**Task item**
All lines in the data below carrying the string "full" are to be located and copied.

**Data excerpts**

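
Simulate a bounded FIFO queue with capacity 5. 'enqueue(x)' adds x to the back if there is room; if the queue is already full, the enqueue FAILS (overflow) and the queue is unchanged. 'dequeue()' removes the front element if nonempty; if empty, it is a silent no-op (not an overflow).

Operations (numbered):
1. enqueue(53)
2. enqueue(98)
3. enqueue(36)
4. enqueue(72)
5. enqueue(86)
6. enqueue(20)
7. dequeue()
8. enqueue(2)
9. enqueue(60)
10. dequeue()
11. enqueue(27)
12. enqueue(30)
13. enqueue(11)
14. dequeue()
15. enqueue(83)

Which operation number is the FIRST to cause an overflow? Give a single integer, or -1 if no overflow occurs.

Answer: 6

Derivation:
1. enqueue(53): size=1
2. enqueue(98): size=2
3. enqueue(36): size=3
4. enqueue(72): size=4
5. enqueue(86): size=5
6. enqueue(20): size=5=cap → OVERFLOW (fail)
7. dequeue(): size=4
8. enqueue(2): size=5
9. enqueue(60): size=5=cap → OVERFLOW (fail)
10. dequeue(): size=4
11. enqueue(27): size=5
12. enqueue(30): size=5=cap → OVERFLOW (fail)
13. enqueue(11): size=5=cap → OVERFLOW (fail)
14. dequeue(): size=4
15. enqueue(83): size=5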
...
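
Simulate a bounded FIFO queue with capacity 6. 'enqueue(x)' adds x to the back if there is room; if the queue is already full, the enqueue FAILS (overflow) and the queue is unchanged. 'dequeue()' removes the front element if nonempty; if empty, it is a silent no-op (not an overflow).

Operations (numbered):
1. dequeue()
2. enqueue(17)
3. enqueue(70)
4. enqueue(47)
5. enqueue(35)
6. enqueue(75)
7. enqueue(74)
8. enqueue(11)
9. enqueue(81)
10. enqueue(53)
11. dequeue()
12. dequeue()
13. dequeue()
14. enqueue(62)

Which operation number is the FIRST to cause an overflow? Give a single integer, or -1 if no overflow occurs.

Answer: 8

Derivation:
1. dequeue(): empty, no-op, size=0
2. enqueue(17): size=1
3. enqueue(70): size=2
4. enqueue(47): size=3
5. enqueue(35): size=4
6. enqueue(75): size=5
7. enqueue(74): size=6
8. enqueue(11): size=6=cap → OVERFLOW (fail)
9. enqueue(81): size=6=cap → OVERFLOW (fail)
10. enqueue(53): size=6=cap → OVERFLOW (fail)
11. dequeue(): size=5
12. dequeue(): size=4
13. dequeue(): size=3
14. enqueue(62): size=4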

**Answer to the exercise**
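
Simulate a bounded FIFO queue with capacity 5. 'enqueue(x)' adds x to the back if there is room; if the queue is already full, the enqueue FAILS (overflow) and the queue is unchanged. 'dequeue()' removes the front element if nonempty; if empty, it is a silent no-op (not an overflow).
Simulate a bounded FIFO queue with capacity 6. 'enqueue(x)' adds x to the back if there is room; if the queue is already full, the enqueue FAILS (overflow) and the queue is unchanged. 'dequeue()' removes the front element if nonempty; if empty, it is a silent no-op (not an overflow).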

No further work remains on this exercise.